**Assignment**
The answer must be every line of the records below that contains the word "data", copied out.

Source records
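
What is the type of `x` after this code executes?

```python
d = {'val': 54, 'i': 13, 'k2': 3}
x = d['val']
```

Accessing dict[str, int] with str key returns int

int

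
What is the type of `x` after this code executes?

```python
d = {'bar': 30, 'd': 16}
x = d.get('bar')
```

dict.get() returns value type when found

int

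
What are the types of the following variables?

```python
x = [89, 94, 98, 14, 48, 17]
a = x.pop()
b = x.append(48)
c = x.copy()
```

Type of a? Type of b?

pop() returns element; append() returns None

int, NoneType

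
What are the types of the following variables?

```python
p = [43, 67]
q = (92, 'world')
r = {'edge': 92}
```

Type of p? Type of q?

p is assigned a list literal (square brackets); q is assigned a tuple (parenthesized, comma-separated values)

list, tuple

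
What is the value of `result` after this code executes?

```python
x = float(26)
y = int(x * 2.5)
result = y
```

x = 26.0; y = 65; result = 65

65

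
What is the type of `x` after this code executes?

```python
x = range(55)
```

range() returns a range object

range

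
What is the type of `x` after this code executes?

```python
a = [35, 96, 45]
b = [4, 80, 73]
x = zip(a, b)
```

zip() returns a zip object

zip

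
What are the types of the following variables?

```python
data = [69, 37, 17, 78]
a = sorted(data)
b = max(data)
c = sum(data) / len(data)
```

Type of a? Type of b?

sorted() returns list; max of ints returns int

list, int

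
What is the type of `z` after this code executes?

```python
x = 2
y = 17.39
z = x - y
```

int - float = float

float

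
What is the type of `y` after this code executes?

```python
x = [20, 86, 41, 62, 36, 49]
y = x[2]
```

Indexing list[int] returns int

int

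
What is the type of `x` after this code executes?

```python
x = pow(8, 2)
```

pow(int, int) returns int

int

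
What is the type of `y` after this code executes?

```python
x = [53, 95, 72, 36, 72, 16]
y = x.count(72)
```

list.count() returns int

int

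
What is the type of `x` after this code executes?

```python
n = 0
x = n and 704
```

'and' returns first falsy value (0 is int)

int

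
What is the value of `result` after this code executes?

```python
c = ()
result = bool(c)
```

c = (); result = False

False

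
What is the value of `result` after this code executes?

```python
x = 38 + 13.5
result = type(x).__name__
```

x is float; result = 'float'

'float'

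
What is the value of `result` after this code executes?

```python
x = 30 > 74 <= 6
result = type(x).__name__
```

x is bool; result = 'bool'

'bool'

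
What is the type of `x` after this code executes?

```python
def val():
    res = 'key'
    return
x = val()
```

Bare return returns None

NoneType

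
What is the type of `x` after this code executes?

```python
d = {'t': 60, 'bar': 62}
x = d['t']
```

Accessing dict[str, int] with str key returns int

int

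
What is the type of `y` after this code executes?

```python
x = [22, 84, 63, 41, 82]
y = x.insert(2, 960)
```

list.insert() returns None

NoneType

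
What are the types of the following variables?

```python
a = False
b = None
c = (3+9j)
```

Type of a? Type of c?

a is assigned the constant False, which has type bool; c is assigned (3+9j), an int plus an imaginary literal (j suffix), which evaluates to complex

bool, complex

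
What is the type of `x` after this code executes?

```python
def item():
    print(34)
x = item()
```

Function without return returns None

NoneType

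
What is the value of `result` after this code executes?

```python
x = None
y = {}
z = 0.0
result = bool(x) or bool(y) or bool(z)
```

x = None; y = {}; z = 0.0; result = False

False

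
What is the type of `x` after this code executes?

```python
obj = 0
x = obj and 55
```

'and' returns first falsy value (0 is int)

int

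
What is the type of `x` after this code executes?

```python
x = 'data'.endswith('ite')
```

str.endswith() returns bool

bool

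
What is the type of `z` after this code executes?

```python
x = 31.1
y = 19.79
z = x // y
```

float // float = float

float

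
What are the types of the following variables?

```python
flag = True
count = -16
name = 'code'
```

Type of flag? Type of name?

flag is assigned the constant True, which has type bool; name is assigned a quoted string literal, so it is a str

bool, str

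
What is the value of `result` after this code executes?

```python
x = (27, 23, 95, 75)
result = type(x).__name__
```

x is tuple; result = 'tuple'

'tuple'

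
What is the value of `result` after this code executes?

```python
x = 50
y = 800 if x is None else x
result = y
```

x = 50; y = 50; result = 50

50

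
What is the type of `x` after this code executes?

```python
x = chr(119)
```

chr() returns str (single char)

str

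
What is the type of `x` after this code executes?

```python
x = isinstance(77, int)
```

isinstance() returns bool

bool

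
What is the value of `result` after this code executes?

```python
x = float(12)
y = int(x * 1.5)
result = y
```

x = 12.0; y = 18; result = 18

18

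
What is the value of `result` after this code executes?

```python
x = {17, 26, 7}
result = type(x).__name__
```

x is set; result = 'set'

'set'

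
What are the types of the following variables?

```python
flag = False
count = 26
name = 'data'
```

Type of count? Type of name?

count is assigned a bare integer (no decimal point), so it is an int; name is assigned a quoted string literal, so it is a str

int, str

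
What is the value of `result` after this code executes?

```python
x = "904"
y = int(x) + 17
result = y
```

x = '904'; y = 921; result = 921

921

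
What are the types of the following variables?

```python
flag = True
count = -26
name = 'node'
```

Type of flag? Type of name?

flag is assigned the constant True, which has type bool; name is assigned a quoted string literal, so it is a str

bool, str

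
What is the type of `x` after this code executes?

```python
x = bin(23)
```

bin() returns str representation

str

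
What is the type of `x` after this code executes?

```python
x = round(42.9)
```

round() with no decimal places returns int

int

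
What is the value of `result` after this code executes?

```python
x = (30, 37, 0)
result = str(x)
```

x = (30, 37, 0); result = '(30, 37, 0)'

'(30, 37, 0)'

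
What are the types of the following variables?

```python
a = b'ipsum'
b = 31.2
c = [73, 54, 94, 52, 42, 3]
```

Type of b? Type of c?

b is assigned a number with a decimal point, so it is a float; c is assigned a list literal (square brackets)

float, list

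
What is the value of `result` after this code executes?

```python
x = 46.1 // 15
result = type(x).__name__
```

x is float; result = 'float'

'float'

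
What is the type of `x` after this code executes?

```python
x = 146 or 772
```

'or' returns first truthy value (int)

int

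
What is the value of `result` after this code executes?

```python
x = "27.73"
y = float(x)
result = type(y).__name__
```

x is str; y is float; result = 'float'

'float'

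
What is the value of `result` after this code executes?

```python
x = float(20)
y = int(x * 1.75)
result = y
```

x = 20.0; y = 35; result = 35

35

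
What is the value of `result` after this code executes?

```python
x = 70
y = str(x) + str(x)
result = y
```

x = 70; y = '7070'; result = '7070'

'7070'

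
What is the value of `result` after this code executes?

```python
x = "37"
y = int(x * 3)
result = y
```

x = '37'; y = 373737; result = 373737

373737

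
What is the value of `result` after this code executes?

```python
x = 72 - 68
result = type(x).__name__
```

x is int; result = 'int'

'int'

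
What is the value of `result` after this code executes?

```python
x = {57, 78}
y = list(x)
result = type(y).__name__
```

x is set; y is list; result = 'list'

'list'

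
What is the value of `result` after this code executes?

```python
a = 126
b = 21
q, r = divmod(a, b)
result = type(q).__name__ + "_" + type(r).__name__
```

a is int; b is int; q is int; r is int; result = 'int_int'

'int_int'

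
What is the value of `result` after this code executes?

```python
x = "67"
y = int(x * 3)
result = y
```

x = '67'; y = 676767; result = 676767

676767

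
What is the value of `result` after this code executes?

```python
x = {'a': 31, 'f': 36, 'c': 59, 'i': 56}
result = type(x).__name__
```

x is dict; result = 'dict'

'dict'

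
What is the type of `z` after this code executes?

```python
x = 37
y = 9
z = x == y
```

Comparison returns bool

bool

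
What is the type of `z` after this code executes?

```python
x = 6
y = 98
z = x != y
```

Comparison returns bool

bool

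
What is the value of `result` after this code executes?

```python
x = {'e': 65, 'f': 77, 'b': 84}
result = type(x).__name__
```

x is dict; result = 'dict'

'dict'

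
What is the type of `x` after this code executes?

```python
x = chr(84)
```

chr() returns str (single char)

str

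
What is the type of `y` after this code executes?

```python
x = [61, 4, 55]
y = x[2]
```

Indexing list[int] returns int

int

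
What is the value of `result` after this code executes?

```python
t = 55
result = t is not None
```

t = 55; result = True

True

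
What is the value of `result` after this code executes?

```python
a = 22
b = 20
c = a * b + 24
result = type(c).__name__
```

a is int; b is int; c is int; result = 'int'

'int'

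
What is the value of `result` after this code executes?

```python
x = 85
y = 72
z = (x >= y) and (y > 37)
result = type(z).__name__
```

x is int; y is int; z is bool; result = 'bool'

'bool'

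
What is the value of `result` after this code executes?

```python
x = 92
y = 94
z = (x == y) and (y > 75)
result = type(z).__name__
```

x is int; y is int; z is bool; result = 'bool'

'bool'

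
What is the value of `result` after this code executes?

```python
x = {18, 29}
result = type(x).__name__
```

x is set; result = 'set'

'set'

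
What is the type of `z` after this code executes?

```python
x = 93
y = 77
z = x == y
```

Equality comparison returns bool

bool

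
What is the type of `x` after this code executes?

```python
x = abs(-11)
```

abs() of int returns int

int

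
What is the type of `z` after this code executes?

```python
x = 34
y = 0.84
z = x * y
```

int * float = float

float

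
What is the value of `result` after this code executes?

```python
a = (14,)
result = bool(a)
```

a = (14,); result = True

True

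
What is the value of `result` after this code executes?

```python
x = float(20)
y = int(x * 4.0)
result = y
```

x = 20.0; y = 80; result = 80

80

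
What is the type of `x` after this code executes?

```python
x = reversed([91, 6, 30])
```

reversed() on a list returns list_reverseiterator

list_reverseiterator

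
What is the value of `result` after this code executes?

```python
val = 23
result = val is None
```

val = 23; result = False

False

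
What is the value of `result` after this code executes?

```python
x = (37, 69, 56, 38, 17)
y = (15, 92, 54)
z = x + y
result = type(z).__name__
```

x is tuple; y is tuple; z is tuple; result = 'tuple'

'tuple'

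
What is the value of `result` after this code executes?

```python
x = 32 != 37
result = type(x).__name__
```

x is bool; result = 'bool'

'bool'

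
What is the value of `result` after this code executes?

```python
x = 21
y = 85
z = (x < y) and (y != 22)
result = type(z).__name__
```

x is int; y is int; z is bool; result = 'bool'

'bool'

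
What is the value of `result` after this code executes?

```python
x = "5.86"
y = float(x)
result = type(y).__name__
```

x is str; y is float; result = 'float'

'float'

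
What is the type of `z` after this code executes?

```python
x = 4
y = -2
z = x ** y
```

int ** negative = float

float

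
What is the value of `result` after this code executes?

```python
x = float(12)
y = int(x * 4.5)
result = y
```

x = 12.0; y = 54; result = 54

54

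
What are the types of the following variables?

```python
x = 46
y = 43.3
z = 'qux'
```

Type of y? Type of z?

y is assigned a number with a decimal point, so it is a float; z is assigned a quoted string literal, so it is a str

float, str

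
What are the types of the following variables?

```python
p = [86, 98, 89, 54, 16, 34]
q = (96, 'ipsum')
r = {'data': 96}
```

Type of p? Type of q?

p is assigned a list literal (square brackets); q is assigned a tuple (parenthesized, comma-separated values)

list, tuple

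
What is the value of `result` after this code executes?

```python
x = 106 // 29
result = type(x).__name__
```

x is int; result = 'int'

'int'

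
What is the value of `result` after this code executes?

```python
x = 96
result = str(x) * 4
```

x = 96; result = '96969696'

'96969696'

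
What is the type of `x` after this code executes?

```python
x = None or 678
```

'or' with None returns the other truthy value

int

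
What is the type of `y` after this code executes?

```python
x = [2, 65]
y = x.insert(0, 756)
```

list.insert() returns None

NoneType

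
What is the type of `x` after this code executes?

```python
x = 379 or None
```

'or' returns first truthy value

int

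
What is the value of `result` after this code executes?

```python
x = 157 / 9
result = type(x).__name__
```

x is float; result = 'float'

'float'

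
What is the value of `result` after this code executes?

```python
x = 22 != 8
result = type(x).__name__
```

x is bool; result = 'bool'

'bool'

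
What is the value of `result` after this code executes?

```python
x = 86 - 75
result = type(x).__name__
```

x is int; result = 'int'

'int'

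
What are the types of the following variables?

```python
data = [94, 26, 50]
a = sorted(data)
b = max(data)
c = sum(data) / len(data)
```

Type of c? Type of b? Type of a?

int / int = float; max of ints returns int; sorted() returns list

float, int, list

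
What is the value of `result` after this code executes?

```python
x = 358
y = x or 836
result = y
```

x = 358; y = 358; result = 358

358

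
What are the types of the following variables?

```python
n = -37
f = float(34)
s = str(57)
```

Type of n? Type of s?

n is assigned a bare integer (no decimal point), so it is an int; s is assigned the result of calling str(), which returns a str

int, str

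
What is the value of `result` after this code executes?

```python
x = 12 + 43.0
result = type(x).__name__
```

x is float; result = 'float'

'float'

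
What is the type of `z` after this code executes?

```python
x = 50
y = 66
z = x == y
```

Equality comparison returns bool

bool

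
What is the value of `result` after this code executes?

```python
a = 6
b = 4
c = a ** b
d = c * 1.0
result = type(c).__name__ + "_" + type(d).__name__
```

a is int; b is int; c is int; d is float; result = 'int_float'

'int_float'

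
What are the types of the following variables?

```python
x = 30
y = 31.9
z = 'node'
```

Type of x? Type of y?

x is assigned a bare integer (no decimal point), so it is an int; y is assigned a number with a decimal point, so it is a float

int, float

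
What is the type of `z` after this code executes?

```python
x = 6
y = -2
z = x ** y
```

int ** negative = float

float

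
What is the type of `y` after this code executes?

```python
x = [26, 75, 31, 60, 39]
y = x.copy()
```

list.copy() returns list

list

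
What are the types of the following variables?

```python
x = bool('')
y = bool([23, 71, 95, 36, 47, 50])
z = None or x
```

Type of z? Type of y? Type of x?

None or bool returns the bool; bool() returns bool; bool() returns bool

bool, bool, bool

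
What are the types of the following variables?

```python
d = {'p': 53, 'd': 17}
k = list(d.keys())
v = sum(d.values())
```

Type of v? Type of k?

sum of ints is int; list() converts to list

int, list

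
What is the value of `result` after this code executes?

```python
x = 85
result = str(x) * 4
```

x = 85; result = '85858585'

'85858585'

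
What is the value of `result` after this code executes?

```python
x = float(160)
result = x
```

x = 160.0; result = 160.0

160.0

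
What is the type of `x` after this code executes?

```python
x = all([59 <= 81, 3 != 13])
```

all() returns bool

bool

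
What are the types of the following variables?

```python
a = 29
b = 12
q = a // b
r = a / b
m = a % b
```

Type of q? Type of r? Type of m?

// returns int; / returns float; % of ints returns int

int, float, int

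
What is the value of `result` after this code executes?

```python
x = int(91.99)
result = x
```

x = 91; result = 91

91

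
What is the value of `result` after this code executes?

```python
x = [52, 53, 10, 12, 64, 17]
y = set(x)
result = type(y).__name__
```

x is list; y is set; result = 'set'

'set'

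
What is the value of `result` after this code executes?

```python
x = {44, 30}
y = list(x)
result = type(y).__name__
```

x is set; y is list; result = 'list'

'list'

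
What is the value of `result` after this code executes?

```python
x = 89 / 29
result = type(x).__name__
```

x is float; result = 'float'

'float'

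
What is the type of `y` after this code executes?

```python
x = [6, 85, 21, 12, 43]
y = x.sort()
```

list.sort() returns None (mutates in place)

NoneType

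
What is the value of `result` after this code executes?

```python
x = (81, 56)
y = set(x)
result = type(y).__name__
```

x is tuple; y is set; result = 'set'

'set'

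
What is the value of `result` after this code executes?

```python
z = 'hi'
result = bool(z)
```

z = 'hi'; result = True

True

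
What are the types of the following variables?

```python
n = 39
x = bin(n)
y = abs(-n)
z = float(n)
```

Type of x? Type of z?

bin() returns str; float() returns float

str, float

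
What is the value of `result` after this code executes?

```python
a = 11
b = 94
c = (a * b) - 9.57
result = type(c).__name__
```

a is int; b is int; c is float; result = 'float'

'float'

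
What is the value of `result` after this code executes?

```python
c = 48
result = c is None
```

c = 48; result = False

False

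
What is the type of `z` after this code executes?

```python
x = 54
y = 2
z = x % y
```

int % int = int

int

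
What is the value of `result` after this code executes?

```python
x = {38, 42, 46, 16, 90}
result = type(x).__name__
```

x is set; result = 'set'

'set'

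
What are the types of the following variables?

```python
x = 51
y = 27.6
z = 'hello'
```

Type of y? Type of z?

y is assigned a number with a decimal point, so it is a float; z is assigned a quoted string literal, so it is a str

float, str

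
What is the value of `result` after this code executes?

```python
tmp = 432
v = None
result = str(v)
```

tmp = 432; v = None; result = 'None'

'None'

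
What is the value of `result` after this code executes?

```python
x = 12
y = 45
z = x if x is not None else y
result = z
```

x = 12; y = 45; z = 12; result = 12

12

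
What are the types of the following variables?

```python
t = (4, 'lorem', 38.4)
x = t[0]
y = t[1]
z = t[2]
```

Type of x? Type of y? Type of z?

tuple[0] is int; tuple[1] is str; tuple[2] is float

int, str, float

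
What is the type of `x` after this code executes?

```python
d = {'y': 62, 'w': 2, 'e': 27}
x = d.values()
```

.values() returns dict_values view

dict_values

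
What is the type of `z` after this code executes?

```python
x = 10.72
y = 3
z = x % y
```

float % int = float

float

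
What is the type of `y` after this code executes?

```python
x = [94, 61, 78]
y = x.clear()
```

list.clear() returns None

NoneType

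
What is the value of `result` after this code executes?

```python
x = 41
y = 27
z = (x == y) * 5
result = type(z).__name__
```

x is int; y is int; z is int; result = 'int'

'int'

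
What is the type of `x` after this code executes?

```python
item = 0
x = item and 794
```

'and' returns first falsy value (0 is int)

int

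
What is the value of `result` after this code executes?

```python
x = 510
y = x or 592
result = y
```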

**Exercise output**
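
data = [69, 37, 17, 78]
a = sorted(data)
b = max(data)
c = sum(data) / len(data)
x = 'data'.endswith('ite')
name = 'data'
r = {'data': 96}
data = [94, 26, 50]
a = sorted(data)
b = max(data)
c = sum(data) / len(data)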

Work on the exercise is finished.